→ **Directions for this task**
Everything in the data below should be restated word for word.
------ Material for this exercise
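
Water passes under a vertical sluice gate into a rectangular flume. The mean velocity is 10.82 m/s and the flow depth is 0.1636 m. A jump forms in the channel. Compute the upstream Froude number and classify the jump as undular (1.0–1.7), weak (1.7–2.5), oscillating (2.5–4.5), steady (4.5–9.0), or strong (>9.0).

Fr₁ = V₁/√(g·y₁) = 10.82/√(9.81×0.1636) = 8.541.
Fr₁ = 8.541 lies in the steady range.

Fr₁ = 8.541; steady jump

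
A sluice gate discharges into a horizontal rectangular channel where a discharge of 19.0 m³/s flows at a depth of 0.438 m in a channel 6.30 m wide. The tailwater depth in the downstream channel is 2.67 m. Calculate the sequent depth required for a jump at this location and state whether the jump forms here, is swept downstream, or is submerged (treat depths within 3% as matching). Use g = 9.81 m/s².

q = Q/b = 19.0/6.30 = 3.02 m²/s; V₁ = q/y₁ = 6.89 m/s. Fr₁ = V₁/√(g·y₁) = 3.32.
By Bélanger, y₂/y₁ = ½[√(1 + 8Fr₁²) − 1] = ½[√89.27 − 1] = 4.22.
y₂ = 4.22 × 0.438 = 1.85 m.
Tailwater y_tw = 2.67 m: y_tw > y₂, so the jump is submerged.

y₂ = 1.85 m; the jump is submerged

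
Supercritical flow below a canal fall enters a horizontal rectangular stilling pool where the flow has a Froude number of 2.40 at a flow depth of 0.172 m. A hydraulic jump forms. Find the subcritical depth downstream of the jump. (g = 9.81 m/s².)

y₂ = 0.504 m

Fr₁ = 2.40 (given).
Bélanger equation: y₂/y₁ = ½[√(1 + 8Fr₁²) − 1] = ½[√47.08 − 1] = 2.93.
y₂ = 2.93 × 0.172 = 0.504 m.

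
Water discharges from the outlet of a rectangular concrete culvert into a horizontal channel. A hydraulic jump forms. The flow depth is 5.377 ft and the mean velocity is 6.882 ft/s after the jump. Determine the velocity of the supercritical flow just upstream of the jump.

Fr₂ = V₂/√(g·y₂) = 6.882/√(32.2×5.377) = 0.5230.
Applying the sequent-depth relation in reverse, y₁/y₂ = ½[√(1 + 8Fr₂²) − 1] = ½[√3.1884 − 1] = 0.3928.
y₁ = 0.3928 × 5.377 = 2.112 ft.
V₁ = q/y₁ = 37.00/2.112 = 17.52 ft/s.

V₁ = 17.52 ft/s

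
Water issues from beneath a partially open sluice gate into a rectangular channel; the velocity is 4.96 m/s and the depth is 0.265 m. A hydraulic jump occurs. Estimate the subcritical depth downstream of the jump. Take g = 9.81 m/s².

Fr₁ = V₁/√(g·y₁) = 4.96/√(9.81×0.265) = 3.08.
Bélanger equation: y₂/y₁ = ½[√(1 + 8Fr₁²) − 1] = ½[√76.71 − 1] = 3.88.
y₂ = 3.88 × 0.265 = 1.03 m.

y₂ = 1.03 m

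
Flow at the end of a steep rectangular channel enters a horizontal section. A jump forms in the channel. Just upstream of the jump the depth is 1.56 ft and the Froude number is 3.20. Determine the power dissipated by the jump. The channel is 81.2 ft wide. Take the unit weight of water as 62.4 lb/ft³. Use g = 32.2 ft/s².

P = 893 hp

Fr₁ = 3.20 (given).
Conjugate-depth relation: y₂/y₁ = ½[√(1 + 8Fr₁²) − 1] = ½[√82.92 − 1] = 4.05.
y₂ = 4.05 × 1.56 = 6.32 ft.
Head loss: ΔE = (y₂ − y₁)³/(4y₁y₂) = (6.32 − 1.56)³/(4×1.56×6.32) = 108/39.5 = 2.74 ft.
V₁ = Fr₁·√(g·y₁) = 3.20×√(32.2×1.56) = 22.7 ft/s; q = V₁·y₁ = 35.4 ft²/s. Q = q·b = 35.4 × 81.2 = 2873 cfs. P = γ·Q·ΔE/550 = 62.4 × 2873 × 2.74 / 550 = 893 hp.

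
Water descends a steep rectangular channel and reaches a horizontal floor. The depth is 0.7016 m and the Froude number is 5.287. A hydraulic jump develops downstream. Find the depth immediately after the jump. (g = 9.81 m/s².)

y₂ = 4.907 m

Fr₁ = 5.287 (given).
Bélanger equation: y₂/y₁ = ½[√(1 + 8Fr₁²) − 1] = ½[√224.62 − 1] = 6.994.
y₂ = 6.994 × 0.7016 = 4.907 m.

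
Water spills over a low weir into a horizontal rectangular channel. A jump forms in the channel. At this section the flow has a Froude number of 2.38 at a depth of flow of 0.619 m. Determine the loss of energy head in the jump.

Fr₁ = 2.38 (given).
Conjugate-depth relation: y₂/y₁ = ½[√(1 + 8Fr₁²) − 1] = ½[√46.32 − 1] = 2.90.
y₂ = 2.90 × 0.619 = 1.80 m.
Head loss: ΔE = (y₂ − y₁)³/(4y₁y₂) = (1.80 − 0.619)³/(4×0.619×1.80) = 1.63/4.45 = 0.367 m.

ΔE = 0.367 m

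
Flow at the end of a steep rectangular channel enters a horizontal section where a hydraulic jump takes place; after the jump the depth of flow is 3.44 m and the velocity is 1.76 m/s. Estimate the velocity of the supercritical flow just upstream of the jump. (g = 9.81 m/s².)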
------------
→ **Finished task**
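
Water passes under a vertical sluice gate into a rectangular flume. The mean velocity is 10.82 m/s and the flow depth is 0.1636 m. A jump forms in the channel. Compute the upstream Froude number and classify the jump as undular (1.0–1.7), weak (1.7–2.5), oscillating (2.5–4.5), steady (4.5–9.0), or strong (>9.0).

Fr₁ = V₁/√(g·y₁) = 10.82/√(9.81×0.1636) = 8.541.
Fr₁ = 8.541 lies in the steady range.

Fr₁ = 8.541; steady jump

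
A sluice gate discharges into a horizontal rectangular channel where a discharge of 19.0 m³/s flows at a depth of 0.438 m in a channel 6.30 m wide. The tailwater depth in the downstream channel is 2.67 m. Calculate the sequent depth required for a jump at this location and state whether the jump forms here, is swept downstream, or is submerged (treat depths within 3% as matching). Use g = 9.81 m/s².

q = Q/b = 19.0/6.30 = 3.02 m²/s; V₁ = q/y₁ = 6.89 m/s. Fr₁ = V₁/√(g·y₁) = 3.32.
By Bélanger, y₂/y₁ = ½[√(1 + 8Fr₁²) − 1] = ½[√89.27 − 1] = 4.22.
y₂ = 4.22 × 0.438 = 1.85 m.
Tailwater y_tw = 2.67 m: y_tw > y₂, so the jump is submerged.

y₂ = 1.85 m; the jump is submerged

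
Supercritical flow below a canal fall enters a horizontal rectangular stilling pool where the flow has a Froude number of 2.40 at a flow depth of 0.172 m. A hydraulic jump forms. Find the subcritical depth downstream of the jump. (g = 9.81 m/s².)

y₂ = 0.504 m

Fr₁ = 2.40 (given).
Bélanger equation: y₂/y₁ = ½[√(1 + 8Fr₁²) − 1] = ½[√47.08 − 1] = 2.93.
y₂ = 2.93 × 0.172 = 0.504 m.

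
Water discharges from the outlet of a rectangular concrete culvert into a horizontal channel. A hydraulic jump forms. The flow depth is 5.377 ft and the mean velocity is 6.882 ft/s after the jump. Determine the velocity of the supercritical flow just upstream of the jump.

Fr₂ = V₂/√(g·y₂) = 6.882/√(32.2×5.377) = 0.5230.
Applying the sequent-depth relation in reverse, y₁/y₂ = ½[√(1 + 8Fr₂²) − 1] = ½[√3.1884 − 1] = 0.3928.
y₁ = 0.3928 × 5.377 = 2.112 ft.
V₁ = q/y₁ = 37.00/2.112 = 17.52 ft/s.

V₁ = 17.52 ft/s

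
Water issues from beneath a partially open sluice gate into a rectangular channel; the velocity is 4.96 m/s and the depth is 0.265 m. A hydraulic jump occurs. Estimate the subcritical depth downstream of the jump. Take g = 9.81 m/s².

Fr₁ = V₁/√(g·y₁) = 4.96/√(9.81×0.265) = 3.08.
Bélanger equation: y₂/y₁ = ½[√(1 + 8Fr₁²) − 1] = ½[√76.71 − 1] = 3.88.
y₂ = 3.88 × 0.265 = 1.03 m.

y₂ = 1.03 m

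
Flow at the end of a steep rectangular channel enters a horizontal section. A jump forms in the channel. Just upstream of the jump the depth is 1.56 ft and the Froude number is 3.20. Determine the power dissipated by the jump. The channel is 81.2 ft wide. Take the unit weight of water as 62.4 lb/ft³. Use g = 32.2 ft/s².

P = 893 hp

Fr₁ = 3.20 (given).
Conjugate-depth relation: y₂/y₁ = ½[√(1 + 8Fr₁²) − 1] = ½[√82.92 − 1] = 4.05.
y₂ = 4.05 × 1.56 = 6.32 ft.
Head loss: ΔE = (y₂ − y₁)³/(4y₁y₂) = (6.32 − 1.56)³/(4×1.56×6.32) = 108/39.5 = 2.74 ft.
V₁ = Fr₁·√(g·y₁) = 3.20×√(32.2×1.56) = 22.7 ft/s; q = V₁·y₁ = 35.4 ft²/s. Q = q·b = 35.4 × 81.2 = 2873 cfs. P = γ·Q·ΔE/550 = 62.4 × 2873 × 2.74 / 550 = 893 hp.

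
Water descends a steep rectangular channel and reaches a horizontal floor. The depth is 0.7016 m and the Froude number is 5.287. A hydraulic jump develops downstream. Find the depth immediately after the jump. (g = 9.81 m/s².)

y₂ = 4.907 m

Fr₁ = 5.287 (given).
Bélanger equation: y₂/y₁ = ½[√(1 + 8Fr₁²) − 1] = ½[√224.62 − 1] = 6.994.
y₂ = 6.994 × 0.7016 = 4.907 m.

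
Water spills over a low weir into a horizontal rectangular channel. A jump forms in the channel. At this section the flow has a Froude number of 2.38 at a depth of flow of 0.619 m. Determine the loss of energy head in the jump.

Fr₁ = 2.38 (given).
Conjugate-depth relation: y₂/y₁ = ½[√(1 + 8Fr₁²) − 1] = ½[√46.32 − 1] = 2.90.
y₂ = 2.90 × 0.619 = 1.80 m.
Head loss: ΔE = (y₂ − y₁)³/(4y₁y₂) = (1.80 − 0.619)³/(4×0.619×1.80) = 1.63/4.45 = 0.367 m.

ΔE = 0.367 m

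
Flow at the end of a steep rectangular channel enters a horizontal section where a hydraulic jump takes place; after the jump the depth of flow is 3.44 m and the velocity is 1.76 m/s. Estimate the velocity of the supercritical flow just upstream of the jump. (g = 9.81 m/s².)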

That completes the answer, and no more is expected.